PROBLEM DESCRIPTION
Check each line of the data for "Lumen", and copy the ones that have it.

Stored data
——————

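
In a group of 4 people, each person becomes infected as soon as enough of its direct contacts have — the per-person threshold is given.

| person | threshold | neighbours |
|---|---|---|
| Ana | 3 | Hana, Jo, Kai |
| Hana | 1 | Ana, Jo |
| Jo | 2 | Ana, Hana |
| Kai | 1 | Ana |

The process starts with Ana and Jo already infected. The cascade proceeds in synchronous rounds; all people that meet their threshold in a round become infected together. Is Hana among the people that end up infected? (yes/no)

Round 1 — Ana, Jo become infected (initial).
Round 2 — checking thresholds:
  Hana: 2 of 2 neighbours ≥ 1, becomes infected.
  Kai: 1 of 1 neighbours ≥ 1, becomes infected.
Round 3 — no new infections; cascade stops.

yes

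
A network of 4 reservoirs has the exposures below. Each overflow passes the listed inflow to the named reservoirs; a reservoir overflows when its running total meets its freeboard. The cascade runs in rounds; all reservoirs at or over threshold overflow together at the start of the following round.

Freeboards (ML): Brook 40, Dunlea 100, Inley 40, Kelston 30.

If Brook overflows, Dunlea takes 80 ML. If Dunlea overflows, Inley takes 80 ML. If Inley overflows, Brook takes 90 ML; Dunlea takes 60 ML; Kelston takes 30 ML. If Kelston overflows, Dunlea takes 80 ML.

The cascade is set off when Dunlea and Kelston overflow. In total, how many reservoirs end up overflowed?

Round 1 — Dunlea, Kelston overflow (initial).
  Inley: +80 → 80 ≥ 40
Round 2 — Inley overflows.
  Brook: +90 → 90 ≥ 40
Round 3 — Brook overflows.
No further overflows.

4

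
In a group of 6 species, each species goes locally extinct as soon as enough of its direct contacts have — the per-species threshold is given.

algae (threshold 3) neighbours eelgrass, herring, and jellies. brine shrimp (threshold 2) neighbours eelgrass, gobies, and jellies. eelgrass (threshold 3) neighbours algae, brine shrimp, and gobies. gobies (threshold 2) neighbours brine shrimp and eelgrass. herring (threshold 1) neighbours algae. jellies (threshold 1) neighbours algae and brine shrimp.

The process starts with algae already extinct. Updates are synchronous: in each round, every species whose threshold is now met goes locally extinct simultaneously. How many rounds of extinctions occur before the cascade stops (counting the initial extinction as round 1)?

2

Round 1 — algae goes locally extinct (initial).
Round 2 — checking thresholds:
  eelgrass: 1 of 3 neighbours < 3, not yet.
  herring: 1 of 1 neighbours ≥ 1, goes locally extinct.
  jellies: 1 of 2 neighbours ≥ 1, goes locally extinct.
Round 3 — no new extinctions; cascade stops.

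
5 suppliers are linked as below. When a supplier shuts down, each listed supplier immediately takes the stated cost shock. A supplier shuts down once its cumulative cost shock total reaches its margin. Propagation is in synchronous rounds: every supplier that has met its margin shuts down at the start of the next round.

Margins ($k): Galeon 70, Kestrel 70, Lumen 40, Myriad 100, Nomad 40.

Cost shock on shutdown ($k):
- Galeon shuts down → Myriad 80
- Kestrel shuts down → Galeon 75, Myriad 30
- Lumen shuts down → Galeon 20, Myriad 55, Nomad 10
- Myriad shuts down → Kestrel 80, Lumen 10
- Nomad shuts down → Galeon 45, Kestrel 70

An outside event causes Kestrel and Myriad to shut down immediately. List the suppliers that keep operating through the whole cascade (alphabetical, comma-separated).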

——————

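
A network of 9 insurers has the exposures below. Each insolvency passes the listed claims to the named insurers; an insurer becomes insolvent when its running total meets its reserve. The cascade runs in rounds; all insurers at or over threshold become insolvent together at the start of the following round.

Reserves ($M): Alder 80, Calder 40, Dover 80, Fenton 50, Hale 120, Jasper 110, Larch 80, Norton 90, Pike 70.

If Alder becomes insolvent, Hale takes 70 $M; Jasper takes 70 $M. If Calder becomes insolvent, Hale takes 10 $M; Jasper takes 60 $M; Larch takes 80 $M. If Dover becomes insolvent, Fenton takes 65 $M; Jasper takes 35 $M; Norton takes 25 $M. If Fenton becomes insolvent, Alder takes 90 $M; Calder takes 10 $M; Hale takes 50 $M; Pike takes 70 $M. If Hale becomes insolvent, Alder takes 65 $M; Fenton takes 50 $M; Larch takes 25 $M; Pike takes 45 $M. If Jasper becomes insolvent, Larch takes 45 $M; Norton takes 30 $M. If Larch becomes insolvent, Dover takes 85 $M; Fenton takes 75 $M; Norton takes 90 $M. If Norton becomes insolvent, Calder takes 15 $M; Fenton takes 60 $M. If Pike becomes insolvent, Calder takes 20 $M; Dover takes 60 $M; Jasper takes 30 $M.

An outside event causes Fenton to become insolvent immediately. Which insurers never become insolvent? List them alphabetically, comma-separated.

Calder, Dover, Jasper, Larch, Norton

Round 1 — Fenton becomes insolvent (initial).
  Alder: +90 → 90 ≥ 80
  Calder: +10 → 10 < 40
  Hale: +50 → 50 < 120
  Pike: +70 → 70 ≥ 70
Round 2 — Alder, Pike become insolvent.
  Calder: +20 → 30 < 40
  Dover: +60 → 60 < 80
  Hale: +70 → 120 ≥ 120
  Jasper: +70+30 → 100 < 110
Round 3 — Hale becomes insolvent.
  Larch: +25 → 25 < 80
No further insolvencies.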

——————

RESPONSE TO THIS EXERCISE
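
Margins ($k): Galeon 70, Kestrel 70, Lumen 40, Myriad 100, Nomad 40.
- Lumen shuts down → Galeon 20, Myriad 55, Nomad 10
- Myriad shuts down → Kestrel 80, Lumen 10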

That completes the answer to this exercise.